- YOUR GOAL -
Below are records; reproduce exactly the lines from the one that has "C_s = 14.652 − 0.41022 T" through the one that has "After mixing with an effluent, a", ends included, and nothing more.

### STORED DATA ###

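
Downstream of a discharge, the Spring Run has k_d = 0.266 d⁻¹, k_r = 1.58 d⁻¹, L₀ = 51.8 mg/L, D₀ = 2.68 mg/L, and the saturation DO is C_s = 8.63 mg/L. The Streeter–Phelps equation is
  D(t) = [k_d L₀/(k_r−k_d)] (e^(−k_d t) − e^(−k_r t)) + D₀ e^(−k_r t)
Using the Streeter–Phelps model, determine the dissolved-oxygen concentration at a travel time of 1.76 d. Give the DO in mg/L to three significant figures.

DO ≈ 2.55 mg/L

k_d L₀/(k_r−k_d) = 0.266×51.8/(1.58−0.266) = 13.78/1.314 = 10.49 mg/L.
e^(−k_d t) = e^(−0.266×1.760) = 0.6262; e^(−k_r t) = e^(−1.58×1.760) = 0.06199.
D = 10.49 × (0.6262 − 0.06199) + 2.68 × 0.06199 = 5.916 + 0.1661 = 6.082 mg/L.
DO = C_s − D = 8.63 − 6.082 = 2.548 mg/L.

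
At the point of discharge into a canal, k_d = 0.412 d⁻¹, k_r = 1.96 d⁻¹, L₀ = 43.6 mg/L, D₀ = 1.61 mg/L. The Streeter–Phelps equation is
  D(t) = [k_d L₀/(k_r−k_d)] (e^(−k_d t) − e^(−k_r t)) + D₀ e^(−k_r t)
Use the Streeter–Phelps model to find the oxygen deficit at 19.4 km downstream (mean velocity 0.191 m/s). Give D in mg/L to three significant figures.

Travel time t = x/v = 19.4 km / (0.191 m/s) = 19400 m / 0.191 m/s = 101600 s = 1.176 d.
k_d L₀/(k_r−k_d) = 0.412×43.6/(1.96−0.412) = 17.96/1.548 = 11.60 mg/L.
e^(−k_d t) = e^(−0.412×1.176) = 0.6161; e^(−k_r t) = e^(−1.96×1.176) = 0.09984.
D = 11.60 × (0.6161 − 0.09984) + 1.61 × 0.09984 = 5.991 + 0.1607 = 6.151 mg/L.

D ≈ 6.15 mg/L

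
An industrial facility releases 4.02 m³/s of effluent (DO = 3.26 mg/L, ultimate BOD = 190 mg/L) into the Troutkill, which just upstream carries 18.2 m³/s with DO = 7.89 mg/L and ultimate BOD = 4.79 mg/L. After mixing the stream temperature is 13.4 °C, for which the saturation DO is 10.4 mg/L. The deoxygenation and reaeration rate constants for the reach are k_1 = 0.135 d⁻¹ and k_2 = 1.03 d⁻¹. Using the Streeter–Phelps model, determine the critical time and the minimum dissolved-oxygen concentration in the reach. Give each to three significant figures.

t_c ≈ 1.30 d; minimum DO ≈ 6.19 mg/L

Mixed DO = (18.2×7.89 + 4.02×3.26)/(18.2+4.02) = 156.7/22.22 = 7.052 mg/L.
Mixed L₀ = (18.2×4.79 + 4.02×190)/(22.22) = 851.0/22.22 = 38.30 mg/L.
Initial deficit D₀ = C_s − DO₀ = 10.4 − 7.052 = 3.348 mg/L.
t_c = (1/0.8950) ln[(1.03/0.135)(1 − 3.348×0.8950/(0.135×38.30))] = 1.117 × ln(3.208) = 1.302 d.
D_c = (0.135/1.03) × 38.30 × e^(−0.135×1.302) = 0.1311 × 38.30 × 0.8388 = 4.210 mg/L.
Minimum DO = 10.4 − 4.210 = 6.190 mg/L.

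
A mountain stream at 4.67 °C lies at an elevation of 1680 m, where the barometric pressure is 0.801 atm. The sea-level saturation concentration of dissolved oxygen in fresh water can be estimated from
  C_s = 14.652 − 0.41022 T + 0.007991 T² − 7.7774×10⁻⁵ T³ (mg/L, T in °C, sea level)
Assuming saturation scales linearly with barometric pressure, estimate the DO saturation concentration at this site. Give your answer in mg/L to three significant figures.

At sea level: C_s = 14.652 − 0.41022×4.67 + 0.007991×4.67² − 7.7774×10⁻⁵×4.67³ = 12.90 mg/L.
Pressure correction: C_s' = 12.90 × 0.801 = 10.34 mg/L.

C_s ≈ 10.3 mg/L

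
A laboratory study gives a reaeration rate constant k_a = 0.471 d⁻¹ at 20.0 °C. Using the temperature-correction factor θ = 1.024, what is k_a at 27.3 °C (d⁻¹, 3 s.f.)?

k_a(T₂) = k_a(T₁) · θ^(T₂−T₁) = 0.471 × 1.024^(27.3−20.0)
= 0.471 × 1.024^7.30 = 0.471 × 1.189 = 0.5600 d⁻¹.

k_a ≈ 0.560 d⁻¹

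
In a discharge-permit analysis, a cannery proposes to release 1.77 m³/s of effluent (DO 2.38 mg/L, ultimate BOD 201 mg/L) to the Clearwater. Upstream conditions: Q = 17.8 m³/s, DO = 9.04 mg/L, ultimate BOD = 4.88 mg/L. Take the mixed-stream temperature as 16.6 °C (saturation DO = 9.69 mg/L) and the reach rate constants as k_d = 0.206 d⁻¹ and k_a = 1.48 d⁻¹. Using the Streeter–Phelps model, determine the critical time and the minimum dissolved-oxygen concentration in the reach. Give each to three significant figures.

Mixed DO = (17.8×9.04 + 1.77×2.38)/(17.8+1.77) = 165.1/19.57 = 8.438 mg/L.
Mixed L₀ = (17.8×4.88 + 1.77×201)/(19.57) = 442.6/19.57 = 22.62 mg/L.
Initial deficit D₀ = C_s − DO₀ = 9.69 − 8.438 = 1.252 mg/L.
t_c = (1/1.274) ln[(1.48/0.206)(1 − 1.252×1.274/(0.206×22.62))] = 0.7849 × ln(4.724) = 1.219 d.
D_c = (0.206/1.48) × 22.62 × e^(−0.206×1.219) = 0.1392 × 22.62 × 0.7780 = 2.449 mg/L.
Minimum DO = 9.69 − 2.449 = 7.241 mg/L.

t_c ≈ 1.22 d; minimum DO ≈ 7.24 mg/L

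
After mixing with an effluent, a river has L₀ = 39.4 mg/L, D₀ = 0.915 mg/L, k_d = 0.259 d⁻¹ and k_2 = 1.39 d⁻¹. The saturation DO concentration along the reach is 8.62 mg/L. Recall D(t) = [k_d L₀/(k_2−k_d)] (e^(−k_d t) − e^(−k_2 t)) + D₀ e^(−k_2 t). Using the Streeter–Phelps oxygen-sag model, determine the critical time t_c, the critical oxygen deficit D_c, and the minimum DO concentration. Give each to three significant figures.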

###
### STORED DATA ###

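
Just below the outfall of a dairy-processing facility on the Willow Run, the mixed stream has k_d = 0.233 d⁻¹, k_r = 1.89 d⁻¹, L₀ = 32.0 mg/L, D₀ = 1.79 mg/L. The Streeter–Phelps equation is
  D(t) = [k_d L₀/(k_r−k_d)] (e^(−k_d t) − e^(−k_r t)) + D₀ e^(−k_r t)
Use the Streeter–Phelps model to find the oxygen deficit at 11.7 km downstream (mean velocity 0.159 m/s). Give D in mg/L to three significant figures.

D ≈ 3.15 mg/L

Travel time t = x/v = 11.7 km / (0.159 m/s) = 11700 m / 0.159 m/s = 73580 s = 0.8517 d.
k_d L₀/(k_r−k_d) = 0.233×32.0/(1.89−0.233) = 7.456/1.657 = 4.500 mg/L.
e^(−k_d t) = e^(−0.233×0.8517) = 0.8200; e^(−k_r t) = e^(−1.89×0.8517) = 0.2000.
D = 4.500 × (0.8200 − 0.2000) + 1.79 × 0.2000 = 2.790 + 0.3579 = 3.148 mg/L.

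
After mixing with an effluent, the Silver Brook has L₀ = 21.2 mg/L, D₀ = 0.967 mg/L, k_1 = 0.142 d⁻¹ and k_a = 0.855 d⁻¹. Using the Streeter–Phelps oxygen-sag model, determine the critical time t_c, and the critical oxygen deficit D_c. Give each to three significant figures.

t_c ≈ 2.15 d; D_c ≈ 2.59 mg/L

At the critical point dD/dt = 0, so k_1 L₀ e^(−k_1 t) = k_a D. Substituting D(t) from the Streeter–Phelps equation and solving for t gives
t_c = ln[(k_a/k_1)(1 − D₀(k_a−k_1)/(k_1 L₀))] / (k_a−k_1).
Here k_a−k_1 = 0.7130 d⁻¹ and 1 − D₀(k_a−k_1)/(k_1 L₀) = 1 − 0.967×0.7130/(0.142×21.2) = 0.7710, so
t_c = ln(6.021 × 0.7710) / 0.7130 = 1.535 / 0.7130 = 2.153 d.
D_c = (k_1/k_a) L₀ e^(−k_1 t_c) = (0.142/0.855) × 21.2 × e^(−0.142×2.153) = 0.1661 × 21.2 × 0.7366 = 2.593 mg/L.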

###
### STORED DATA ###

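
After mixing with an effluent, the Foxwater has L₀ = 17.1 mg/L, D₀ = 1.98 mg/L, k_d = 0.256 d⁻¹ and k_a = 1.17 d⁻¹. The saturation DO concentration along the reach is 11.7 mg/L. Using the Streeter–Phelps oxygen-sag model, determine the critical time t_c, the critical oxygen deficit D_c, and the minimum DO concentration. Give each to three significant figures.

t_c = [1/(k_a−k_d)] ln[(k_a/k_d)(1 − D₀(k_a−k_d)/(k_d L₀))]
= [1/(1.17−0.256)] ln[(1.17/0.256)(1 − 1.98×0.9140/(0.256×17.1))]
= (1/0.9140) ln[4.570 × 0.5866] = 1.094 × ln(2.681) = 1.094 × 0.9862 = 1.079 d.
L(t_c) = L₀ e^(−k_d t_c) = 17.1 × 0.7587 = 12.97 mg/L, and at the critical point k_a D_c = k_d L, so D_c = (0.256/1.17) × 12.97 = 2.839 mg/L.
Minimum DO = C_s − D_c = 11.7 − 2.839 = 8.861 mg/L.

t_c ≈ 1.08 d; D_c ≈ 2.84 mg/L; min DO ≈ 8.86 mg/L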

###

- OUTPUT BELOW -
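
  C_s = 14.652 − 0.41022 T + 0.007991 T² − 7.7774×10⁻⁵ T³ (mg/L, T in °C, sea level)
Assuming saturation scales linearly with barometric pressure, estimate the DO saturation concentration at this site. Give your answer in mg/L to three significant figures.

At sea level: C_s = 14.652 − 0.41022×4.67 + 0.007991×4.67² − 7.7774×10⁻⁵×4.67³ = 12.90 mg/L.
Pressure correction: C_s' = 12.90 × 0.801 = 10.34 mg/L.

C_s ≈ 10.3 mg/L

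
A laboratory study gives a reaeration rate constant k_a = 0.471 d⁻¹ at 20.0 °C. Using the temperature-correction factor θ = 1.024, what is k_a at 27.3 °C (d⁻¹, 3 s.f.)?

k_a(T₂) = k_a(T₁) · θ^(T₂−T₁) = 0.471 × 1.024^(27.3−20.0)
= 0.471 × 1.024^7.30 = 0.471 × 1.189 = 0.5600 d⁻¹.

k_a ≈ 0.560 d⁻¹

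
In a discharge-permit analysis, a cannery proposes to release 1.77 m³/s of effluent (DO 2.38 mg/L, ultimate BOD 201 mg/L) to the Clearwater. Upstream conditions: Q = 17.8 m³/s, DO = 9.04 mg/L, ultimate BOD = 4.88 mg/L. Take the mixed-stream temperature as 16.6 °C (saturation DO = 9.69 mg/L) and the reach rate constants as k_d = 0.206 d⁻¹ and k_a = 1.48 d⁻¹. Using the Streeter–Phelps model, determine the critical time and the minimum dissolved-oxygen concentration in the reach. Give each to three significant figures.

Mixed DO = (17.8×9.04 + 1.77×2.38)/(17.8+1.77) = 165.1/19.57 = 8.438 mg/L.
Mixed L₀ = (17.8×4.88 + 1.77×201)/(19.57) = 442.6/19.57 = 22.62 mg/L.
Initial deficit D₀ = C_s − DO₀ = 9.69 − 8.438 = 1.252 mg/L.
t_c = (1/1.274) ln[(1.48/0.206)(1 − 1.252×1.274/(0.206×22.62))] = 0.7849 × ln(4.724) = 1.219 d.
D_c = (0.206/1.48) × 22.62 × e^(−0.206×1.219) = 0.1392 × 22.62 × 0.7780 = 2.449 mg/L.
Minimum DO = 9.69 − 2.449 = 7.241 mg/L.

t_c ≈ 1.22 d; minimum DO ≈ 7.24 mg/L

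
After mixing with an effluent, a river has L₀ = 39.4 mg/L, D₀ = 0.915 mg/L, k_d = 0.259 d⁻¹ and k_2 = 1.39 d⁻¹. The saturation DO concentration along the reach is 8.62 mg/L. Recall D(t) = [k_d L₀/(k_2−k_d)] (e^(−k_d t) − e^(−k_2 t)) + D₀ e^(−k_2 t). Using the Streeter–Phelps oxygen-sag model, determine the critical time t_c, the critical oxygen deficit D_c, and the minimum DO concentration. Give each to three significant figures.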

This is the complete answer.